Records for this exercise
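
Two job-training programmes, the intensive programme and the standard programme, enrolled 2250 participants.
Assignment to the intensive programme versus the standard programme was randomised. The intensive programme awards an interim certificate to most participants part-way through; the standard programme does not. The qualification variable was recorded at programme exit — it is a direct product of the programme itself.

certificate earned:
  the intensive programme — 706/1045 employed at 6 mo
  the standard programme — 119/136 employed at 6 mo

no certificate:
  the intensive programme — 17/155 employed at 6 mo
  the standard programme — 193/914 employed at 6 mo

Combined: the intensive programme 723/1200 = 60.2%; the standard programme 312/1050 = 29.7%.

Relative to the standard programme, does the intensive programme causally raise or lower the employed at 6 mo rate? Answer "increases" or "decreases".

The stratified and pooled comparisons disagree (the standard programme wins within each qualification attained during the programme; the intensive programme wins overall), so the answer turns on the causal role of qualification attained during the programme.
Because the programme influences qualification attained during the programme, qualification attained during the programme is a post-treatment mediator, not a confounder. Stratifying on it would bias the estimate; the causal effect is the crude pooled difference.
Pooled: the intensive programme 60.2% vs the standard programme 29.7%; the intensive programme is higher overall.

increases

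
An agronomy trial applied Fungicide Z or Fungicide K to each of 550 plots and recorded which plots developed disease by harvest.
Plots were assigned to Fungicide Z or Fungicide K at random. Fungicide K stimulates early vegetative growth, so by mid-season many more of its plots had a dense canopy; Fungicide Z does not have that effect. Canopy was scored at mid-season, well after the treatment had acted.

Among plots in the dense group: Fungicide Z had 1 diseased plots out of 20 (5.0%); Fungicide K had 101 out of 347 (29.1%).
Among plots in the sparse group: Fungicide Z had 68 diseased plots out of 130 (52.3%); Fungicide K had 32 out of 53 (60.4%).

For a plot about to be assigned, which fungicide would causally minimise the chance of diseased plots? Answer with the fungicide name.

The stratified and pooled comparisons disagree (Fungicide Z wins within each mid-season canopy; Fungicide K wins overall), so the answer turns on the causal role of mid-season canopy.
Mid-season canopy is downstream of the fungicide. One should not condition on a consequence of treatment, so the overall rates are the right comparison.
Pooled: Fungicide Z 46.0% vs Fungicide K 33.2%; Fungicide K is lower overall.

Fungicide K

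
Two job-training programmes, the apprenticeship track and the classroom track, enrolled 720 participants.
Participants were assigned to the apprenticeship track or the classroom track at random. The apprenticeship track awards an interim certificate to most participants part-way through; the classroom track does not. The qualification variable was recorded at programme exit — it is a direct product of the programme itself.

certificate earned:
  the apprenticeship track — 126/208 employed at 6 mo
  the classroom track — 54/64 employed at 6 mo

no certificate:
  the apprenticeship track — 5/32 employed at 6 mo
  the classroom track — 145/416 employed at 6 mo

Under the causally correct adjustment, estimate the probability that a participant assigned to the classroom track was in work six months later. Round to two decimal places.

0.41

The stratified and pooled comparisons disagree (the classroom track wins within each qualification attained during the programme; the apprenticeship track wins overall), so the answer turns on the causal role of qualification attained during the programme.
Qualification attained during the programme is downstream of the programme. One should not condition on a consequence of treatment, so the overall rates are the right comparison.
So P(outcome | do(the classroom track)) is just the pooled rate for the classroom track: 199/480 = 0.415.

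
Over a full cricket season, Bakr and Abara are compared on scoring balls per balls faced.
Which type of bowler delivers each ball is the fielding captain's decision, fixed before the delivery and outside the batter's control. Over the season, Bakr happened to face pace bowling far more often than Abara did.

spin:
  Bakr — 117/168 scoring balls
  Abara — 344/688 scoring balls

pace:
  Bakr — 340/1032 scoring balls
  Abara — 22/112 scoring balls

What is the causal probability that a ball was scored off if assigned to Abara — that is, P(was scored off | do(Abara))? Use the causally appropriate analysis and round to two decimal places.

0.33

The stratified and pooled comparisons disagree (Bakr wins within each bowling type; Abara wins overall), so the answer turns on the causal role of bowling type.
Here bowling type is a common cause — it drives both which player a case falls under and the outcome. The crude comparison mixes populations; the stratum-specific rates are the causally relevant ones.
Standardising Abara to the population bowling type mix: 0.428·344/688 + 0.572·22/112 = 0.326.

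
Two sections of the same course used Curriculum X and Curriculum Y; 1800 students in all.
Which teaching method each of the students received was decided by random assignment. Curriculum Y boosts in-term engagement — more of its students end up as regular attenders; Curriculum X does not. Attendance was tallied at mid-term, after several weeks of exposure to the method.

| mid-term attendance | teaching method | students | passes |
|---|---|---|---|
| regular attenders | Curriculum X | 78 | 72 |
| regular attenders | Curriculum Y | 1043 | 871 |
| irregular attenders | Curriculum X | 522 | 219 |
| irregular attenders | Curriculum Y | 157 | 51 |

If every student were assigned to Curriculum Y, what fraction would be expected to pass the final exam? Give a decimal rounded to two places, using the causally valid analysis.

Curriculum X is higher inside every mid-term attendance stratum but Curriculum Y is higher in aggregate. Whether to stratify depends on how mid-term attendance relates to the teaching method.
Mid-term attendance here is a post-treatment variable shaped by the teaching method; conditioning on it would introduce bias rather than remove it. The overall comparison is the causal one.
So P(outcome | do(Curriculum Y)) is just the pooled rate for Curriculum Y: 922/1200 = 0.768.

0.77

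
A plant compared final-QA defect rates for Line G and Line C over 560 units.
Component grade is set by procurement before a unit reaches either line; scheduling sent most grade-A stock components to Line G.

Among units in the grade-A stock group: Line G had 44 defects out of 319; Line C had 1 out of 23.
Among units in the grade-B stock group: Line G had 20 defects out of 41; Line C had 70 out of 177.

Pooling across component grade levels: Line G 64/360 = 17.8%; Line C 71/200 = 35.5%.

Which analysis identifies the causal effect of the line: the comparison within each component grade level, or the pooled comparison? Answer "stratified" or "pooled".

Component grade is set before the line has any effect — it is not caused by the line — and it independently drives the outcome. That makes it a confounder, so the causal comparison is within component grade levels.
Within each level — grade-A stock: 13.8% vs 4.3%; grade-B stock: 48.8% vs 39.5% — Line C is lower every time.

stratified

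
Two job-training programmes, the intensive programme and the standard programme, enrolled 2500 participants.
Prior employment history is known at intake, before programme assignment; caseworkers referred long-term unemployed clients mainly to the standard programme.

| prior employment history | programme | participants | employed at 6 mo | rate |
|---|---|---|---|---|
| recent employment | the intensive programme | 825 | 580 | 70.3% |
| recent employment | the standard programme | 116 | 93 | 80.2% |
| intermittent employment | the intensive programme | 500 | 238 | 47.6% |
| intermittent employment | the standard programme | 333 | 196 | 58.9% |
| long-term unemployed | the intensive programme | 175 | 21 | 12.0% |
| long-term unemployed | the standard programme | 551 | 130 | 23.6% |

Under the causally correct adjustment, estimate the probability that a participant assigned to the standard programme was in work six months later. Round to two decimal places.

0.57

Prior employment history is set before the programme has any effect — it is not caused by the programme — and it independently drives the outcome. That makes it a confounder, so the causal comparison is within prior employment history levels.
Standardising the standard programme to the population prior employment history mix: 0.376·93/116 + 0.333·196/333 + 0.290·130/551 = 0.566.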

Assignment
In this exercise, repeat all entries exactly.

Written answer
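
Two job-training programmes, the intensive programme and the standard programme, enrolled 2250 participants.
Assignment to the intensive programme versus the standard programme was randomised. The intensive programme awards an interim certificate to most participants part-way through; the standard programme does not. The qualification variable was recorded at programme exit — it is a direct product of the programme itself.

certificate earned:
  the intensive programme — 706/1045 employed at 6 mo
  the standard programme — 119/136 employed at 6 mo

no certificate:
  the intensive programme — 17/155 employed at 6 mo
  the standard programme — 193/914 employed at 6 mo

Combined: the intensive programme 723/1200 = 60.2%; the standard programme 312/1050 = 29.7%.

Relative to the standard programme, does the intensive programme causally raise or lower the employed at 6 mo rate? Answer "increases" or "decreases".

The stratified and pooled comparisons disagree (the standard programme wins within each qualification attained during the programme; the intensive programme wins overall), so the answer turns on the causal role of qualification attained during the programme.
Because the programme influences qualification attained during the programme, qualification attained during the programme is a post-treatment mediator, not a confounder. Stratifying on it would bias the estimate; the causal effect is the crude pooled difference.
Pooled: the intensive programme 60.2% vs the standard programme 29.7%; the intensive programme is higher overall.

increases

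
An agronomy trial applied Fungicide Z or Fungicide K to each of 550 plots and recorded which plots developed disease by harvest.
Plots were assigned to Fungicide Z or Fungicide K at random. Fungicide K stimulates early vegetative growth, so by mid-season many more of its plots had a dense canopy; Fungicide Z does not have that effect. Canopy was scored at mid-season, well after the treatment had acted.

Among plots in the dense group: Fungicide Z had 1 diseased plots out of 20 (5.0%); Fungicide K had 101 out of 347 (29.1%).
Among plots in the sparse group: Fungicide Z had 68 diseased plots out of 130 (52.3%); Fungicide K had 32 out of 53 (60.4%).

For a plot about to be assigned, which fungicide would causally minimise the chance of diseased plots? Answer with the fungicide name.

The stratified and pooled comparisons disagree (Fungicide Z wins within each mid-season canopy; Fungicide K wins overall), so the answer turns on the causal role of mid-season canopy.
Mid-season canopy is downstream of the fungicide. One should not condition on a consequence of treatment, so the overall rates are the right comparison.
Pooled: Fungicide Z 46.0% vs Fungicide K 33.2%; Fungicide K is lower overall.

Fungicide K

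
Two job-training programmes, the apprenticeship track and the classroom track, enrolled 720 participants.
Participants were assigned to the apprenticeship track or the classroom track at random. The apprenticeship track awards an interim certificate to most participants part-way through; the classroom track does not. The qualification variable was recorded at programme exit — it is a direct product of the programme itself.

certificate earned:
  the apprenticeship track — 126/208 employed at 6 mo
  the classroom track — 54/64 employed at 6 mo

no certificate:
  the apprenticeship track — 5/32 employed at 6 mo
  the classroom track — 145/416 employed at 6 mo

Under the causally correct adjustment, estimate the probability that a participant assigned to the classroom track was in work six months later. Round to two decimal places.

0.41

The stratified and pooled comparisons disagree (the classroom track wins within each qualification attained during the programme; the apprenticeship track wins overall), so the answer turns on the causal role of qualification attained during the programme.
Qualification attained during the programme is downstream of the programme. One should not condition on a consequence of treatment, so the overall rates are the right comparison.
So P(outcome | do(the classroom track)) is just the pooled rate for the classroom track: 199/480 = 0.415.

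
Over a full cricket season, Bakr and Abara are compared on scoring balls per balls faced.
Which type of bowler delivers each ball is the fielding captain's decision, fixed before the delivery and outside the batter's control. Over the season, Bakr happened to face pace bowling far more often than Abara did.

spin:
  Bakr — 117/168 scoring balls
  Abara — 344/688 scoring balls

pace:
  Bakr — 340/1032 scoring balls
  Abara — 22/112 scoring balls

What is the causal probability that a ball was scored off if assigned to Abara — that is, P(was scored off | do(Abara))? Use the causally appropriate analysis and round to two decimal places.

0.33

The stratified and pooled comparisons disagree (Bakr wins within each bowling type; Abara wins overall), so the answer turns on the causal role of bowling type.
Here bowling type is a common cause — it drives both which player a case falls under and the outcome. The crude comparison mixes populations; the stratum-specific rates are the causally relevant ones.
Standardising Abara to the population bowling type mix: 0.428·344/688 + 0.572·22/112 = 0.326.

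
Two sections of the same course used Curriculum X and Curriculum Y; 1800 students in all.
Which teaching method each of the students received was decided by random assignment. Curriculum Y boosts in-term engagement — more of its students end up as regular attenders; Curriculum X does not. Attendance was tallied at mid-term, after several weeks of exposure to the method.

| mid-term attendance | teaching method | students | passes |
|---|---|---|---|
| regular attenders | Curriculum X | 78 | 72 |
| regular attenders | Curriculum Y | 1043 | 871 |
| irregular attenders | Curriculum X | 522 | 219 |
| irregular attenders | Curriculum Y | 157 | 51 |

If every student were assigned to Curriculum Y, what fraction would be expected to pass the final exam? Give a decimal rounded to two places, using the causally valid analysis.

Curriculum X is higher inside every mid-term attendance stratum but Curriculum Y is higher in aggregate. Whether to stratify depends on how mid-term attendance relates to the teaching method.
Mid-term attendance here is a post-treatment variable shaped by the teaching method; conditioning on it would introduce bias rather than remove it. The overall comparison is the causal one.
So P(outcome | do(Curriculum Y)) is just the pooled rate for Curriculum Y: 922/1200 = 0.768.

0.77

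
A plant compared final-QA defect rates for Line G and Line C over 560 units.
Component grade is set by procurement before a unit reaches either line; scheduling sent most grade-A stock components to Line G.

Among units in the grade-A stock group: Line G had 44 defects out of 319; Line C had 1 out of 23.
Among units in the grade-B stock group: Line G had 20 defects out of 41; Line C had 70 out of 177.

Pooling across component grade levels: Line G 64/360 = 17.8%; Line C 71/200 = 35.5%.

Which analysis identifies the causal effect of the line: the comparison within each component grade level, or the pooled comparison? Answer "stratified" or "pooled".

Component grade is set before the line has any effect — it is not caused by the line — and it independently drives the outcome. That makes it a confounder, so the causal comparison is within component grade levels.
Within each level — grade-A stock: 13.8% vs 4.3%; grade-B stock: 48.8% vs 39.5% — Line C is lower every time.

stratified

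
Two job-training programmes, the intensive programme and the standard programme, enrolled 2500 participants.
Prior employment history is known at intake, before programme assignment; caseworkers referred long-term unemployed clients mainly to the standard programme.

| prior employment history | programme | participants | employed at 6 mo | rate |
|---|---|---|---|---|
| recent employment | the intensive programme | 825 | 580 | 70.3% |
| recent employment | the standard programme | 116 | 93 | 80.2% |
| intermittent employment | the intensive programme | 500 | 238 | 47.6% |
| intermittent employment | the standard programme | 333 | 196 | 58.9% |
| long-term unemployed | the intensive programme | 175 | 21 | 12.0% |
| long-term unemployed | the standard programme | 551 | 130 | 23.6% |

Under the causally correct adjustment, estimate the probability that a participant assigned to the standard programme was in work six months later. Round to two decimal places.

0.57

Prior employment history is set before the programme has any effect — it is not caused by the programme — and it independently drives the outcome. That makes it a confounder, so the causal comparison is within prior employment history levels.
Standardising the standard programme to the population prior employment history mix: 0.376·93/116 + 0.333·196/333 + 0.290·130/551 = 0.566.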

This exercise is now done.